# Task objective:
Write out, without any change, the lines in the material below that run from the line with "Electron mobility is" through the line with "A semiconductor has", both included.

──────── Provided material ────────

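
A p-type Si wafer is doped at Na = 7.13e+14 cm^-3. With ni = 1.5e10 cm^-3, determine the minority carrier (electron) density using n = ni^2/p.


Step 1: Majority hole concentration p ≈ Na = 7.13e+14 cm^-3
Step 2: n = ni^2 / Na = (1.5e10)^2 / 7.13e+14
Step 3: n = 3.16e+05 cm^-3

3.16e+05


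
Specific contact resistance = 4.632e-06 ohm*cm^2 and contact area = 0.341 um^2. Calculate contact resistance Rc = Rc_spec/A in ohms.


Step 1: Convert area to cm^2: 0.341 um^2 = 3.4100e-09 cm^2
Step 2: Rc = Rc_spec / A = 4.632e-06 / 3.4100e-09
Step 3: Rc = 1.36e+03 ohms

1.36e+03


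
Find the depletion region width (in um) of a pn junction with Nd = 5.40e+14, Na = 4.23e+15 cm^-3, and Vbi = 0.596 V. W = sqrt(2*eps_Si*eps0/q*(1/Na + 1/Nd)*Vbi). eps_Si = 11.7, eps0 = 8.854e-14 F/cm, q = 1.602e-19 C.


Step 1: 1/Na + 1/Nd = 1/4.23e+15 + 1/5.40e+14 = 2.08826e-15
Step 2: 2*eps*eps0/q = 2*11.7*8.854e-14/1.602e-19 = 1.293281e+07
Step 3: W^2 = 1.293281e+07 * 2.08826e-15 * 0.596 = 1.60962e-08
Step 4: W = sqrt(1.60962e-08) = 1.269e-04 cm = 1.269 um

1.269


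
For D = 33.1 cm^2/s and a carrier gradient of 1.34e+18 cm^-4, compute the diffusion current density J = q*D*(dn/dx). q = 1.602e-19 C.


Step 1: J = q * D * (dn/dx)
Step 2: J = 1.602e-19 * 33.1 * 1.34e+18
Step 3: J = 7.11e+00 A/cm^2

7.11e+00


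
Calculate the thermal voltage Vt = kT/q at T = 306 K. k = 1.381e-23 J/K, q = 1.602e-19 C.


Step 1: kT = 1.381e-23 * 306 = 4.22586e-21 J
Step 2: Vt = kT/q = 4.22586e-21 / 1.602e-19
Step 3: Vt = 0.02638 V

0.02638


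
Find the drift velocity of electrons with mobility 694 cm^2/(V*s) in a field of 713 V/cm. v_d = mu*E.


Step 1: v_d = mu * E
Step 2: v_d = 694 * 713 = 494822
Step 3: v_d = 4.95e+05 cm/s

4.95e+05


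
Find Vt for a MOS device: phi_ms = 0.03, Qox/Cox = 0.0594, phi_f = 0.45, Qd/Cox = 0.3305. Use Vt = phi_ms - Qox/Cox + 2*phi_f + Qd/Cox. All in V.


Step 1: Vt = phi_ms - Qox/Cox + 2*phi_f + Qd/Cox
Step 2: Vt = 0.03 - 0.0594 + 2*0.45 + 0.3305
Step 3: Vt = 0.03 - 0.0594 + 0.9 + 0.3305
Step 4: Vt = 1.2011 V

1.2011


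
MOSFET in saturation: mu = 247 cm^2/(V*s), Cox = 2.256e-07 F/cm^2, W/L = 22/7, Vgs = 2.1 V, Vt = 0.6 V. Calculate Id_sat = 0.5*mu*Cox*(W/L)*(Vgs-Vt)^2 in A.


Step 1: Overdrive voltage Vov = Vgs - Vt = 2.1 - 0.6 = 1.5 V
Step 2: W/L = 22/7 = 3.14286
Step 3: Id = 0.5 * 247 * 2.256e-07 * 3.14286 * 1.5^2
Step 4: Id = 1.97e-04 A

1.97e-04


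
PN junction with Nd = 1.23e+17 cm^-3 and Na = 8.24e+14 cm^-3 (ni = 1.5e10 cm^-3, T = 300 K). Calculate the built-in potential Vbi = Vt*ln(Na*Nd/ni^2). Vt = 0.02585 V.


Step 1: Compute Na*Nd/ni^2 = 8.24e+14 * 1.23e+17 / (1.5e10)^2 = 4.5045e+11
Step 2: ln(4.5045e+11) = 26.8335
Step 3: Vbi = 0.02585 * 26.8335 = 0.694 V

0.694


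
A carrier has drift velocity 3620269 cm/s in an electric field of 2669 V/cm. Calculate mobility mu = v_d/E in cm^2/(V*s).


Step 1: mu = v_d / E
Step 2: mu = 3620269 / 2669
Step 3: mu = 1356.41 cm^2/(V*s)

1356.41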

────────
──────── Provided material ────────

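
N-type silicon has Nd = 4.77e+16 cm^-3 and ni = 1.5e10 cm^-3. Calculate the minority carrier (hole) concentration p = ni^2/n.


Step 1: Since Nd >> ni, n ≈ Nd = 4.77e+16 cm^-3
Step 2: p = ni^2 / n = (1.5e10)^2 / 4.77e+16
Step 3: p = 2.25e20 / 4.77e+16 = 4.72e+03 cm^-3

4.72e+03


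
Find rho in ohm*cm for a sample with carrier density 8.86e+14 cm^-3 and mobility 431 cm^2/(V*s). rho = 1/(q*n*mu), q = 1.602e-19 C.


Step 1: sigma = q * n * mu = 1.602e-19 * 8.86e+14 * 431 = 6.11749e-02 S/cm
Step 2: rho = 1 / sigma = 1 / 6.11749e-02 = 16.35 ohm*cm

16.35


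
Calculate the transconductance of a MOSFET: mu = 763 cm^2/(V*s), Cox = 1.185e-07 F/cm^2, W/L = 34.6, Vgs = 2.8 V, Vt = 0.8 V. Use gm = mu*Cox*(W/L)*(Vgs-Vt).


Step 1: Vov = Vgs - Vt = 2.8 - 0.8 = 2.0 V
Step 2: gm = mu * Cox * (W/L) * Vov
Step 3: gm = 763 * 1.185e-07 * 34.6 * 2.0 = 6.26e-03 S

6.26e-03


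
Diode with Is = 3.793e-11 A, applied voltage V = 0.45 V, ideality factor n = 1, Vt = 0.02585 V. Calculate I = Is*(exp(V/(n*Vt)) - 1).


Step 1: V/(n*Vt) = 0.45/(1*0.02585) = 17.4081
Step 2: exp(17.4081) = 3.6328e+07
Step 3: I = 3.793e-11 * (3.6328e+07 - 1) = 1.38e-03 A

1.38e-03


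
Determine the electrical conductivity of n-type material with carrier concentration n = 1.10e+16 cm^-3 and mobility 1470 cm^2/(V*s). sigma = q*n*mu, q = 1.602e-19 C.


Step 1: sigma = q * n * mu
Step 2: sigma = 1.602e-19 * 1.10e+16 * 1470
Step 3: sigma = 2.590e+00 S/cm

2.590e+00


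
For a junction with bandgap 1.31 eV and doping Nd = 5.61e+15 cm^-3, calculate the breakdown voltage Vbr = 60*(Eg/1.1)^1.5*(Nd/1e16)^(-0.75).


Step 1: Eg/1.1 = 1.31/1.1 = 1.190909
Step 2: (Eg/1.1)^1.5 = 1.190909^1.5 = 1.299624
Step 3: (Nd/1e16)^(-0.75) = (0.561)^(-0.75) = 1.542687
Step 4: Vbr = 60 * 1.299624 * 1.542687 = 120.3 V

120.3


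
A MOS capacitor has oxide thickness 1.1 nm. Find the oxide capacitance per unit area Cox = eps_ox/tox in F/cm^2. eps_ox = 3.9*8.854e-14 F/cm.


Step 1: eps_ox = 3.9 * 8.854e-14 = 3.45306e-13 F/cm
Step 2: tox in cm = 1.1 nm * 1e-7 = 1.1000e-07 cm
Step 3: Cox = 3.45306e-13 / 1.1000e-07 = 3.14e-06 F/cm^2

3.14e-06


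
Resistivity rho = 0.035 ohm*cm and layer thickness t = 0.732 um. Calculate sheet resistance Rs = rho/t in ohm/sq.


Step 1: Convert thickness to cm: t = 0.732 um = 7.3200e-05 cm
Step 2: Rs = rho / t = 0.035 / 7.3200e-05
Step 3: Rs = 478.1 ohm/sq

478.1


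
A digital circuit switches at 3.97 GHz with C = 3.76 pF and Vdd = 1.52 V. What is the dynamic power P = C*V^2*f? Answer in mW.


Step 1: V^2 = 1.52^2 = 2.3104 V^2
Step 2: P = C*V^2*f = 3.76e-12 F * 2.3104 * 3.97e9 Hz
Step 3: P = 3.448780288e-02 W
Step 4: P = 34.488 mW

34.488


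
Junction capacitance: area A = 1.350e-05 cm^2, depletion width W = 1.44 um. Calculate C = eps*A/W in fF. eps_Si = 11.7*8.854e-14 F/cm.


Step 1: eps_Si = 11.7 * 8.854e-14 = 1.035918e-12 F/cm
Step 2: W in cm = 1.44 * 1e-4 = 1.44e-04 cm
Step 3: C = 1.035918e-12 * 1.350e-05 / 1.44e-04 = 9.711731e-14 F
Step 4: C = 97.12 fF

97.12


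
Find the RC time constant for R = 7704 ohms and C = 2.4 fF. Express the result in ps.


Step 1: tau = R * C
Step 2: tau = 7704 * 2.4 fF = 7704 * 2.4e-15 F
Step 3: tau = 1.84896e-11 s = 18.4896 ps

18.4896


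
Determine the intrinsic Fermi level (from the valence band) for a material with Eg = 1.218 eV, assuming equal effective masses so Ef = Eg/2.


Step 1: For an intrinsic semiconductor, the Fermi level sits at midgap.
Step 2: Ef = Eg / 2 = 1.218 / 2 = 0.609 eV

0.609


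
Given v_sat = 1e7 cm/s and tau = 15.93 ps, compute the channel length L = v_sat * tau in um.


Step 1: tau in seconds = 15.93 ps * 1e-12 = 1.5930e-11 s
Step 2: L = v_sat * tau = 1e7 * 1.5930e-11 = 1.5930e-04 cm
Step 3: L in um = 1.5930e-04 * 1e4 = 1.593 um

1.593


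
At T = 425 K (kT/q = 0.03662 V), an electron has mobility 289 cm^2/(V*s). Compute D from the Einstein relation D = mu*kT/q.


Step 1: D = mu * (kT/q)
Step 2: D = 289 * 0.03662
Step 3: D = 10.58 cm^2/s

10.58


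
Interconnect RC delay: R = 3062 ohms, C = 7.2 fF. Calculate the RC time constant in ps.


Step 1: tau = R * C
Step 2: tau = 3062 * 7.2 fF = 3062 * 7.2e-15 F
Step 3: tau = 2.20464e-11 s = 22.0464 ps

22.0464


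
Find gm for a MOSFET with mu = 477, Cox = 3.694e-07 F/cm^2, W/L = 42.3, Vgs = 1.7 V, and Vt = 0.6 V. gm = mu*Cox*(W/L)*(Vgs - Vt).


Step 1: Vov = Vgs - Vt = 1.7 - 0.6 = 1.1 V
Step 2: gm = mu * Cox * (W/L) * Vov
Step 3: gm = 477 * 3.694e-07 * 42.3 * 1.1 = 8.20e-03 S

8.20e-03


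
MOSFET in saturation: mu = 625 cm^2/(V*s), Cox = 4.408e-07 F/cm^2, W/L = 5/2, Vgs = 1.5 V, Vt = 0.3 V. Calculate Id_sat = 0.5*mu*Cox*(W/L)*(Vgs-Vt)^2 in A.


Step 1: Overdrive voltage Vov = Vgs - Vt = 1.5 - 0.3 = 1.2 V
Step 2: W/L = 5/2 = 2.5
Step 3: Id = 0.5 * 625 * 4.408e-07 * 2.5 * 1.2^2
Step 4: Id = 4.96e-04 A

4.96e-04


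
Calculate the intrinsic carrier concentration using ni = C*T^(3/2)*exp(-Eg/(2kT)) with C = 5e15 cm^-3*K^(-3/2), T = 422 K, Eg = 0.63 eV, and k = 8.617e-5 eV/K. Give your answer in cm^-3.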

────────
──────── Provided material ────────

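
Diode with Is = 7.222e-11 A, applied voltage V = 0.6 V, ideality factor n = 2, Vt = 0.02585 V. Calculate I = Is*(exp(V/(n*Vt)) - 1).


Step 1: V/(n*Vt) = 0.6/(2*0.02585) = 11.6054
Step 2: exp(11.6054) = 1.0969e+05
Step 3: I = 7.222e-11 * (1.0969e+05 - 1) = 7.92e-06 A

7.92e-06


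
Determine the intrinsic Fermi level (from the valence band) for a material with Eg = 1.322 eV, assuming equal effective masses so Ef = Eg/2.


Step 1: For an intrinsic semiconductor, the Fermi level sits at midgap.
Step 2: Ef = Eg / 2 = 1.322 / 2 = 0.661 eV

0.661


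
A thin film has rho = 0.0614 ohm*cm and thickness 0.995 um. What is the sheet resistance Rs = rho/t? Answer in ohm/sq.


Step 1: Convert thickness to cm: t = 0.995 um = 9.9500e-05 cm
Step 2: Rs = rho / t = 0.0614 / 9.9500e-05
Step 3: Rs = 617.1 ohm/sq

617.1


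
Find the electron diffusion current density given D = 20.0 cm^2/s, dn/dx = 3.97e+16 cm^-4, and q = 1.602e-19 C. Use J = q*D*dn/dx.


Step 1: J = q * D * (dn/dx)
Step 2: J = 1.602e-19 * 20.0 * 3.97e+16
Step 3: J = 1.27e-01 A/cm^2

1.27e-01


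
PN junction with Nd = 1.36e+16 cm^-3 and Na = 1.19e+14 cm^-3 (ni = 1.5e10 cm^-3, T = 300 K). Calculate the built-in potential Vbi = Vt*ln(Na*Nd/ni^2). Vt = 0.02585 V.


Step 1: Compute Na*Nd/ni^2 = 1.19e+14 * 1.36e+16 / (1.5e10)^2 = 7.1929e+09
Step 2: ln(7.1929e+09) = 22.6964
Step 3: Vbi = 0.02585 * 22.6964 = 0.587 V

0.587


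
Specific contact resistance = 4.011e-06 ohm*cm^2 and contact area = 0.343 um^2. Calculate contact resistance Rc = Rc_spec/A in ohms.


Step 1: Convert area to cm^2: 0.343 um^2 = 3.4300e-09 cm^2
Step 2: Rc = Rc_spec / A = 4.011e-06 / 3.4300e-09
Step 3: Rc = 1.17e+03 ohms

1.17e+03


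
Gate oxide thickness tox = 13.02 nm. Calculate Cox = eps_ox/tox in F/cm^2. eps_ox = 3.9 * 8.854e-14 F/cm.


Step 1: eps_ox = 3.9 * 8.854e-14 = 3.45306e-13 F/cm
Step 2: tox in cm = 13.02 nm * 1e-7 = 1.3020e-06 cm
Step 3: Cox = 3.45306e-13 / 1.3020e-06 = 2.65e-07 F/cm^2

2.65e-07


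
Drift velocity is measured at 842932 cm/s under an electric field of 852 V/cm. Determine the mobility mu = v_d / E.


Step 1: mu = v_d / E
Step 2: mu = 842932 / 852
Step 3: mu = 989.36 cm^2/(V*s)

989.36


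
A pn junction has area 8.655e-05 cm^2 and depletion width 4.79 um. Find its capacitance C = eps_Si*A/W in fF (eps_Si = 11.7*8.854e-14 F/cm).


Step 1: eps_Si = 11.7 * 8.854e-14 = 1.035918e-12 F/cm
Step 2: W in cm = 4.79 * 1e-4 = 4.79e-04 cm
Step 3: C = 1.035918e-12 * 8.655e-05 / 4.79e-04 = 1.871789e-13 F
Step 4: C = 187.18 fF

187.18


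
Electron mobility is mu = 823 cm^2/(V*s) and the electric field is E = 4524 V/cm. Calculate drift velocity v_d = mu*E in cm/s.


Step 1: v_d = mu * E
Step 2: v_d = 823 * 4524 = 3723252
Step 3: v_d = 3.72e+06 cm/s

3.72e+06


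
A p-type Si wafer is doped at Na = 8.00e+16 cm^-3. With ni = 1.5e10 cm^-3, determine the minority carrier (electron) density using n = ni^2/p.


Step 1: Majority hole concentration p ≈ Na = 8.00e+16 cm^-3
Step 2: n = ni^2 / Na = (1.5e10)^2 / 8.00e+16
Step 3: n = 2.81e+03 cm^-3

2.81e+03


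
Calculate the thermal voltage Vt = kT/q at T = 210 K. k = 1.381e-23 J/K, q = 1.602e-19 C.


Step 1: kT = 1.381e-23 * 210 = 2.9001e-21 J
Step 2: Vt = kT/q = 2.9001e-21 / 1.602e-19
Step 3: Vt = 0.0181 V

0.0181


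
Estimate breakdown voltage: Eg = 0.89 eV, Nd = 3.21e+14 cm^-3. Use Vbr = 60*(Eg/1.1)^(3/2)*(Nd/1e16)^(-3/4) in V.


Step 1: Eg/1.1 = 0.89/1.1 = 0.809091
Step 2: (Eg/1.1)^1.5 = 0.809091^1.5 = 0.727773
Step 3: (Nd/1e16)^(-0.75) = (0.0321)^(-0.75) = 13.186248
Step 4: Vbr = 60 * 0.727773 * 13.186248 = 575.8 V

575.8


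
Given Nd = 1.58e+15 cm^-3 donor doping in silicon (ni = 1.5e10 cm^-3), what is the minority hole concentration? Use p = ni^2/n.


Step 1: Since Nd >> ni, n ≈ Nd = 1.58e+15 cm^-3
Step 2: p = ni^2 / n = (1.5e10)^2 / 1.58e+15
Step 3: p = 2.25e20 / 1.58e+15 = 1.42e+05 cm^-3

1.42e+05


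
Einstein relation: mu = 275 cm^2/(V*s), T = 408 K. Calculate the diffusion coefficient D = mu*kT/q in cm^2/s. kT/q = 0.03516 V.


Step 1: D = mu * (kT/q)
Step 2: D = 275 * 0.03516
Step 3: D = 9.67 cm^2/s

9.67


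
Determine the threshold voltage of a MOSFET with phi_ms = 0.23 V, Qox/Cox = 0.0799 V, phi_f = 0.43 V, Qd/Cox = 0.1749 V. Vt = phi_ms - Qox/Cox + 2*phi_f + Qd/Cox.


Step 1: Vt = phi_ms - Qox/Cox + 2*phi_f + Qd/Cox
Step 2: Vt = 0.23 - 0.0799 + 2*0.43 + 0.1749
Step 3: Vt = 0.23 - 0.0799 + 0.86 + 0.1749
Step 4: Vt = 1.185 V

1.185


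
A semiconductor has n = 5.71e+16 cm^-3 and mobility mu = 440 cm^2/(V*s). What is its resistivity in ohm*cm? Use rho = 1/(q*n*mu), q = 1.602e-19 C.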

────────

# Your response:
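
Electron mobility is mu = 823 cm^2/(V*s) and the electric field is E = 4524 V/cm. Calculate drift velocity v_d = mu*E in cm/s.


Step 1: v_d = mu * E
Step 2: v_d = 823 * 4524 = 3723252
Step 3: v_d = 3.72e+06 cm/s

3.72e+06


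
A p-type Si wafer is doped at Na = 8.00e+16 cm^-3. With ni = 1.5e10 cm^-3, determine the minority carrier (electron) density using n = ni^2/p.


Step 1: Majority hole concentration p ≈ Na = 8.00e+16 cm^-3
Step 2: n = ni^2 / Na = (1.5e10)^2 / 8.00e+16
Step 3: n = 2.81e+03 cm^-3

2.81e+03


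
Calculate the thermal voltage Vt = kT/q at T = 210 K. k = 1.381e-23 J/K, q = 1.602e-19 C.


Step 1: kT = 1.381e-23 * 210 = 2.9001e-21 J
Step 2: Vt = kT/q = 2.9001e-21 / 1.602e-19
Step 3: Vt = 0.0181 V

0.0181


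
Estimate breakdown voltage: Eg = 0.89 eV, Nd = 3.21e+14 cm^-3. Use Vbr = 60*(Eg/1.1)^(3/2)*(Nd/1e16)^(-3/4) in V.


Step 1: Eg/1.1 = 0.89/1.1 = 0.809091
Step 2: (Eg/1.1)^1.5 = 0.809091^1.5 = 0.727773
Step 3: (Nd/1e16)^(-0.75) = (0.0321)^(-0.75) = 13.186248
Step 4: Vbr = 60 * 0.727773 * 13.186248 = 575.8 V

575.8


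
Given Nd = 1.58e+15 cm^-3 donor doping in silicon (ni = 1.5e10 cm^-3), what is the minority hole concentration? Use p = ni^2/n.


Step 1: Since Nd >> ni, n ≈ Nd = 1.58e+15 cm^-3
Step 2: p = ni^2 / n = (1.5e10)^2 / 1.58e+15
Step 3: p = 2.25e20 / 1.58e+15 = 1.42e+05 cm^-3

1.42e+05


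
Einstein relation: mu = 275 cm^2/(V*s), T = 408 K. Calculate the diffusion coefficient D = mu*kT/q in cm^2/s. kT/q = 0.03516 V.


Step 1: D = mu * (kT/q)
Step 2: D = 275 * 0.03516
Step 3: D = 9.67 cm^2/s

9.67


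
Determine the threshold voltage of a MOSFET with phi_ms = 0.23 V, Qox/Cox = 0.0799 V, phi_f = 0.43 V, Qd/Cox = 0.1749 V. Vt = phi_ms - Qox/Cox + 2*phi_f + Qd/Cox.


Step 1: Vt = phi_ms - Qox/Cox + 2*phi_f + Qd/Cox
Step 2: Vt = 0.23 - 0.0799 + 2*0.43 + 0.1749
Step 3: Vt = 0.23 - 0.0799 + 0.86 + 0.1749
Step 4: Vt = 1.185 V

1.185


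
A semiconductor has n = 5.71e+16 cm^-3 and mobility mu = 440 cm^2/(V*s). What is its resistivity in ohm*cm? Use rho = 1/(q*n*mu), q = 1.602e-19 C.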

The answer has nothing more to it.